▶ PROBLEM DETAILS
All of the data needs to come back exactly as written.

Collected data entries
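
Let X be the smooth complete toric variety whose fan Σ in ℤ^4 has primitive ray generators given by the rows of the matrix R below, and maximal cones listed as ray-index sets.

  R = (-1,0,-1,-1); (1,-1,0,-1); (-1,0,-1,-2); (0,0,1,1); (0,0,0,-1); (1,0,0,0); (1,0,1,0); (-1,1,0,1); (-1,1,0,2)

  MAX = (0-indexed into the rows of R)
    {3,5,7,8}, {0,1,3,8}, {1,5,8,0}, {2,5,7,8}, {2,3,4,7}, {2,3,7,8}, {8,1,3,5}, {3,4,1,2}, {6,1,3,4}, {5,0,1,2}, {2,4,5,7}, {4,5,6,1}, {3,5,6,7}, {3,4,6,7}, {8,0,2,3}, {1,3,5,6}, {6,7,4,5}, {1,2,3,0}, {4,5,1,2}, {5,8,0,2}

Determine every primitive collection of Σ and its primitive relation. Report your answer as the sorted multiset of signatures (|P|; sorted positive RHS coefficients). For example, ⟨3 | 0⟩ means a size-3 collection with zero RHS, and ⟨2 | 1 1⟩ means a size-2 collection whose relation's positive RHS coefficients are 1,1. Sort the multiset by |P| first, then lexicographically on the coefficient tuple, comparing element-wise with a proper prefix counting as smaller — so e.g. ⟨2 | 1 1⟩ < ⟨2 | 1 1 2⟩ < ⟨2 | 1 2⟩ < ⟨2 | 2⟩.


Σ has 11 primitive collections:

  {1,7}:  v_{1} + v_{7} = 0  ⇒ sig = ⟨2 | 0⟩
  {0,4}:  v_{0} + v_{4} = v_{2}  ⇒ sig = ⟨2 | 1⟩
  {0,6}:  v_{0} + v_{6} = v_{4}  ⇒ sig = ⟨2 | 1⟩
  {4,8}:  v_{4} + v_{8} = v_{7}  ⇒ sig = ⟨2 | 1⟩
  {0,7}:  v_{0} + v_{7} = v_{2} + v_{8}  ⇒ sig = ⟨2 | 1 1⟩
  {6,8}:  v_{6} + v_{8} = v_{3} + v_{5} + v_{7}  ⇒ sig = ⟨2 | 1 1 1⟩
  {2,6}:  v_{2} + v_{6} = 2·v_{4}  ⇒ sig = ⟨2 | 2⟩
  {0,3,5}:  v_{0} + v_{3} + v_{5} = 0  ⇒ sig = ⟨3 | 0⟩
  {1,2,8}:  v_{1} + v_{2} + v_{8} = v_{0}  ⇒ sig = ⟨3 | 1⟩
  {2,3,5}:  v_{2} + v_{3} + v_{5} = v_{4}  ⇒ sig = ⟨3 | 1⟩
  {3,4,5}:  v_{3} + v_{4} + v_{5} = v_{6}  ⇒ sig = ⟨3 | 1⟩

Signatures (|P|; sorted positive RHS coefficients), sorted:
[⟨2 | 0⟩, ⟨2 | 1⟩, ⟨2 | 1⟩, ⟨2 | 1⟩, ⟨2 | 1 1⟩, ⟨2 | 1 1 1⟩, ⟨2 | 2⟩, ⟨3 | 0⟩, ⟨3 | 1⟩, ⟨3 | 1⟩, ⟨3 | 1⟩]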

▶ SOLUTION TO THIS PROBLEM
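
Let X be the smooth complete toric variety whose fan Σ in ℤ^4 has primitive ray generators given by the rows of the matrix R below, and maximal cones listed as ray-index sets.

  R = (-1,0,-1,-1); (1,-1,0,-1); (-1,0,-1,-2); (0,0,1,1); (0,0,0,-1); (1,0,0,0); (1,0,1,0); (-1,1,0,1); (-1,1,0,2)

  MAX = (0-indexed into the rows of R)
    {3,5,7,8}, {0,1,3,8}, {1,5,8,0}, {2,5,7,8}, {2,3,4,7}, {2,3,7,8}, {8,1,3,5}, {3,4,1,2}, {6,1,3,4}, {5,0,1,2}, {2,4,5,7}, {4,5,6,1}, {3,5,6,7}, {3,4,6,7}, {8,0,2,3}, {1,3,5,6}, {6,7,4,5}, {1,2,3,0}, {4,5,1,2}, {5,8,0,2}

Determine every primitive collection of Σ and its primitive relation. Report your answer as the sorted multiset of signatures (|P|; sorted positive RHS coefficients). For example, ⟨3 | 0⟩ means a size-3 collection with zero RHS, and ⟨2 | 1 1⟩ means a size-2 collection whose relation's positive RHS coefficients are 1,1. Sort the multiset by |P| first, then lexicographically on the coefficient tuple, comparing element-wise with a proper prefix counting as smaller — so e.g. ⟨2 | 1 1⟩ < ⟨2 | 1 1 2⟩ < ⟨2 | 1 2⟩ < ⟨2 | 2⟩.


Σ has 11 primitive collections:

  {1,7}:  v_{1} + v_{7} = 0  ⇒ sig = ⟨2 | 0⟩
  {0,4}:  v_{0} + v_{4} = v_{2}  ⇒ sig = ⟨2 | 1⟩
  {0,6}:  v_{0} + v_{6} = v_{4}  ⇒ sig = ⟨2 | 1⟩
  {4,8}:  v_{4} + v_{8} = v_{7}  ⇒ sig = ⟨2 | 1⟩
  {0,7}:  v_{0} + v_{7} = v_{2} + v_{8}  ⇒ sig = ⟨2 | 1 1⟩
  {6,8}:  v_{6} + v_{8} = v_{3} + v_{5} + v_{7}  ⇒ sig = ⟨2 | 1 1 1⟩
  {2,6}:  v_{2} + v_{6} = 2·v_{4}  ⇒ sig = ⟨2 | 2⟩
  {0,3,5}:  v_{0} + v_{3} + v_{5} = 0  ⇒ sig = ⟨3 | 0⟩
  {1,2,8}:  v_{1} + v_{2} + v_{8} = v_{0}  ⇒ sig = ⟨3 | 1⟩
  {2,3,5}:  v_{2} + v_{3} + v_{5} = v_{4}  ⇒ sig = ⟨3 | 1⟩
  {3,4,5}:  v_{3} + v_{4} + v_{5} = v_{6}  ⇒ sig = ⟨3 | 1⟩

Signatures (|P|; sorted positive RHS coefficients), sorted:
[⟨2 | 0⟩, ⟨2 | 1⟩, ⟨2 | 1⟩, ⟨2 | 1⟩, ⟨2 | 1 1⟩, ⟨2 | 1 1 1⟩, ⟨2 | 2⟩, ⟨3 | 0⟩, ⟨3 | 1⟩, ⟨3 | 1⟩, ⟨3 | 1⟩]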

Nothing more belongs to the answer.